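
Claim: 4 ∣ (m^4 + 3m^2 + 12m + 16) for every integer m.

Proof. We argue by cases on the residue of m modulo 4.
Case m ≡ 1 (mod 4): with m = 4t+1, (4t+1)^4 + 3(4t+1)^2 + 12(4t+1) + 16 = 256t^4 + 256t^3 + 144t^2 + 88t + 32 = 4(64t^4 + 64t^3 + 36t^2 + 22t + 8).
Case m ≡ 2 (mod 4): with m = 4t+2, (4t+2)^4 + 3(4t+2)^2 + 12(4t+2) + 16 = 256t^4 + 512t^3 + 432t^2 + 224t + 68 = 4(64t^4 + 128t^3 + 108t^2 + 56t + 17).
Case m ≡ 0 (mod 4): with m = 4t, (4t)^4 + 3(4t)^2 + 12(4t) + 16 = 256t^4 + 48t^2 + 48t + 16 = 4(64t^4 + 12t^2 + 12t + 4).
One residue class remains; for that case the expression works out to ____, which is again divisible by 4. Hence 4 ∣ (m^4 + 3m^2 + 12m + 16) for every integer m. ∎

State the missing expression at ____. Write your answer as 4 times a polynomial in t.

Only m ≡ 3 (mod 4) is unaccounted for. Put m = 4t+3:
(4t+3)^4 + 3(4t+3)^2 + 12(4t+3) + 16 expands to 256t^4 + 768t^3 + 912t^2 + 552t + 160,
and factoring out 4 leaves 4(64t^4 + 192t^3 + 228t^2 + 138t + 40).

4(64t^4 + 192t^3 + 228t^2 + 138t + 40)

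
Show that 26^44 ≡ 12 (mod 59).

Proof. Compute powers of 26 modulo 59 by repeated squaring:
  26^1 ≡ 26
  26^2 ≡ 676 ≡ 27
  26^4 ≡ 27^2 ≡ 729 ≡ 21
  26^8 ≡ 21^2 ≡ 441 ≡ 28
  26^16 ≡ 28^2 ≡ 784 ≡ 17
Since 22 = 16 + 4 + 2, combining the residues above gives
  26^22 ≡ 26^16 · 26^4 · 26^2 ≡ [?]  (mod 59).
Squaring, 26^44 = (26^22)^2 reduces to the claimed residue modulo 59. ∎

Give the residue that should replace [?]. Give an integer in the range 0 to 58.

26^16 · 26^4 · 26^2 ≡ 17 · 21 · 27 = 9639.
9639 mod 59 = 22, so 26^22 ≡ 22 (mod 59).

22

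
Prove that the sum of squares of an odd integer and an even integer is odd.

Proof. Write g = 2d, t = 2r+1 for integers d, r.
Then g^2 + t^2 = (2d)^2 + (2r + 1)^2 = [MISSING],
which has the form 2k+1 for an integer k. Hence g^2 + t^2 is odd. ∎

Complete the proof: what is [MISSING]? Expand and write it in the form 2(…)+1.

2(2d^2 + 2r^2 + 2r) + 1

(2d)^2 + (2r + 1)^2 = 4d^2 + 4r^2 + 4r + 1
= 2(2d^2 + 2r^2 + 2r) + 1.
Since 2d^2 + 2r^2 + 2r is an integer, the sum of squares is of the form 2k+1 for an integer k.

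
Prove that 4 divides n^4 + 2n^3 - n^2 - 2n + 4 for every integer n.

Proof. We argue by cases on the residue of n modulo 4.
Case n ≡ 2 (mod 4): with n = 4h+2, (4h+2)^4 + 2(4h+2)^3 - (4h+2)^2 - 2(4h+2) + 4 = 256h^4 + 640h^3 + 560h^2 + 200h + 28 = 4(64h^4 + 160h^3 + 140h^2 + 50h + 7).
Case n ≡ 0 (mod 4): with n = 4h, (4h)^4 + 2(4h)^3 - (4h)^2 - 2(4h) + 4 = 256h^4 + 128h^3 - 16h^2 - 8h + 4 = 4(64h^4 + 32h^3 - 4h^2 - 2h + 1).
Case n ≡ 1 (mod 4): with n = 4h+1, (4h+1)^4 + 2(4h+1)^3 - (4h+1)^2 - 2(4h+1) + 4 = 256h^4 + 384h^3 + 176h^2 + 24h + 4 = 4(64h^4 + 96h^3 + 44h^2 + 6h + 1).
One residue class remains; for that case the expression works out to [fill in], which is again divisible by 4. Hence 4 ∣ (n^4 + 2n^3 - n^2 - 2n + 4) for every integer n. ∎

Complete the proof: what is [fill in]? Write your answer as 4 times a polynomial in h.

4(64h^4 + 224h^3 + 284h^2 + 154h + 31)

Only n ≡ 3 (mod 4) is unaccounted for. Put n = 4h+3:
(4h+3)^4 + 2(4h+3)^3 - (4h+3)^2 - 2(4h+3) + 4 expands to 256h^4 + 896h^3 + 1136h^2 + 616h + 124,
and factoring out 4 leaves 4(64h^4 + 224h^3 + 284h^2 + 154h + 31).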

+ + + +

TASK TO COMPLETE
Across the records above, tally the lines that contain "modulo" and return the number alone.

RESPONSE BELOW
4